Task to carry out: From the line that includes "settling = -2*mix_ratio - 7" to the last line of the data, quote each line precisely; both boundary lines belong in the answer.
Records to process Start Marker
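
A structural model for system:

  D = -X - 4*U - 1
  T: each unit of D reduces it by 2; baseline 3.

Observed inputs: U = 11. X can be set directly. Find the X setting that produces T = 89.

X = -2

Substituting into the D equation gives D = -X - 45.
Substituting into the T equation gives T = 2*X + 93.
Solve 2*X + 93 = 89: X = (89 - 93) / 2 = -2.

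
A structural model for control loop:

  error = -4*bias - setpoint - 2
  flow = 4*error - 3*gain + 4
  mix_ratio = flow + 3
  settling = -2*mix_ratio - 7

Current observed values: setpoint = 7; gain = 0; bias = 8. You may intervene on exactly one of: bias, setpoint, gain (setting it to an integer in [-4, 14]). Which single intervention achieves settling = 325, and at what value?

set gain = 3

Intervening on bias: settling = 32*bias + 51. Reaching 325 requires bias = 137/16, not an integer.
Intervening on setpoint: settling = 8*setpoint + 251. Reaching 325 requires setpoint = 37/4, not an integer.
Intervening on gain: with other inputs at their observed values, settling = 6*gain + 307. Solving for 325 gives gain = 3, within [-4, 14].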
Records to process End Marker
Written answer:
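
  settling = -2*mix_ratio - 7

Current observed values: setpoint = 7; gain = 0; bias = 8. You may intervene on exactly one of: bias, setpoint, gain (setting it to an integer in [-4, 14]). Which single intervention achieves settling = 325, and at what value?

set gain = 3

Intervening on bias: settling = 32*bias + 51. Reaching 325 requires bias = 137/16, not an integer.
Intervening on setpoint: settling = 8*setpoint + 251. Reaching 325 requires setpoint = 37/4, not an integer.
Intervening on gain: with other inputs at their observed values, settling = 6*gain + 307. Solving for 325 gives gain = 3, within [-4, 14].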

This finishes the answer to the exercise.